Gather every line of the entries that includes the word "Answer".

------

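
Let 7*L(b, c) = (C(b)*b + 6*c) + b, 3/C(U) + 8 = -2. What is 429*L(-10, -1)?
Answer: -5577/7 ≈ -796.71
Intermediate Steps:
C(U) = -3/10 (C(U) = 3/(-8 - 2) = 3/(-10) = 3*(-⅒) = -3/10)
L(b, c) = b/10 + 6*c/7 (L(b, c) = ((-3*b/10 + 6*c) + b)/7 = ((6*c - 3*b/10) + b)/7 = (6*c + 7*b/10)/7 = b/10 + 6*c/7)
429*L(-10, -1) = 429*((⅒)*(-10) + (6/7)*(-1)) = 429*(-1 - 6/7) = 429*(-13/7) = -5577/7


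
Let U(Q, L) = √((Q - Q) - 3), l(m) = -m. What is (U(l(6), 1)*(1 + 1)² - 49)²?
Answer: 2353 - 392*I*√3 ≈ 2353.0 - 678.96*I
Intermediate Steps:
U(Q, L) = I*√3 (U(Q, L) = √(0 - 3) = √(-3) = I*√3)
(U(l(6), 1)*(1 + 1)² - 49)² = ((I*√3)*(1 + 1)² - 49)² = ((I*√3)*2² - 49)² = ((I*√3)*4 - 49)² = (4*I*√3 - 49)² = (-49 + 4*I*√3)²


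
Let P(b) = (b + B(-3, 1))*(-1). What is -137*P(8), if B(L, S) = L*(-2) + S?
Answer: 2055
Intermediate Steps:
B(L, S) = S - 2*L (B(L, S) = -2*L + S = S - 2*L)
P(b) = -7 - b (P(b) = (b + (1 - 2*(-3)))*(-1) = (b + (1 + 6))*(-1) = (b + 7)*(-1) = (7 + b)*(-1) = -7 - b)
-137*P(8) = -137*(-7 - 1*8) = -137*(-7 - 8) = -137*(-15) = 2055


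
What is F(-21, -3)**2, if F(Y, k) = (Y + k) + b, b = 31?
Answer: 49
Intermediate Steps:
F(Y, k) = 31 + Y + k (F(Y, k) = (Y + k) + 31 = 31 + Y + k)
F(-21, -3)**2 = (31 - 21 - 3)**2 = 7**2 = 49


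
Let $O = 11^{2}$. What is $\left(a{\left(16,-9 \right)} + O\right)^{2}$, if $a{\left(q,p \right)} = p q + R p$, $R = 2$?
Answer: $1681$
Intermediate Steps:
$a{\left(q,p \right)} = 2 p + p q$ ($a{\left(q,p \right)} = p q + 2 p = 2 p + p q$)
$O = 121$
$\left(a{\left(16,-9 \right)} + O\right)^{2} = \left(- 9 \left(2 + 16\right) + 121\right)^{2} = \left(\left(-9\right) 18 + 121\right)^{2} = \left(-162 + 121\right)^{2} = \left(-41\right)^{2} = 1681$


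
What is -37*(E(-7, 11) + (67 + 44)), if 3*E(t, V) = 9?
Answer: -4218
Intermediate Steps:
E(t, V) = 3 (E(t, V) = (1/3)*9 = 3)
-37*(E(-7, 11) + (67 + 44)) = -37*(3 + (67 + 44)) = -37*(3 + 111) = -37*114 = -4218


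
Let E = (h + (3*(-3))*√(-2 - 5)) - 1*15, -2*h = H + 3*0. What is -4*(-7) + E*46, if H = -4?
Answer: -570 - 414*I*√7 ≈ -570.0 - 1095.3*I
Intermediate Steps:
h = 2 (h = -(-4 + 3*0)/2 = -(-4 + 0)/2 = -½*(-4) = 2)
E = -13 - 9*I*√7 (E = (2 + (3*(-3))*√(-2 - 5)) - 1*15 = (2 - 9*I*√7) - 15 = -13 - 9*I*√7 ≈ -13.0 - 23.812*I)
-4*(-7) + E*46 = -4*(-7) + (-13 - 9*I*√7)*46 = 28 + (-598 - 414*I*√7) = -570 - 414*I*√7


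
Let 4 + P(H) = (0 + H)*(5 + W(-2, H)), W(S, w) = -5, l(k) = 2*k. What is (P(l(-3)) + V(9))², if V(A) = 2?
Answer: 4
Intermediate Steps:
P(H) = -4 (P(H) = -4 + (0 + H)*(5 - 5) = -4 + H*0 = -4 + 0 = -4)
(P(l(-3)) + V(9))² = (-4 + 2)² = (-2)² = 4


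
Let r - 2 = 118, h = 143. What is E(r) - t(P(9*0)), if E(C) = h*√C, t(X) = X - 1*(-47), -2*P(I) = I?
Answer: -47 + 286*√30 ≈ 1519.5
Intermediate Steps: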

------

• Output for this exercise
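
Answer: -5577/7 ≈ -796.71
Answer: 2353 - 392*I*√3 ≈ 2353.0 - 678.96*I
Answer: 2055
Answer: 49
Answer: $1681$
Answer: -4218
Answer: -570 - 414*I*√7 ≈ -570.0 - 1095.3*I
Answer: 4
Answer: -47 + 286*√30 ≈ 1519.5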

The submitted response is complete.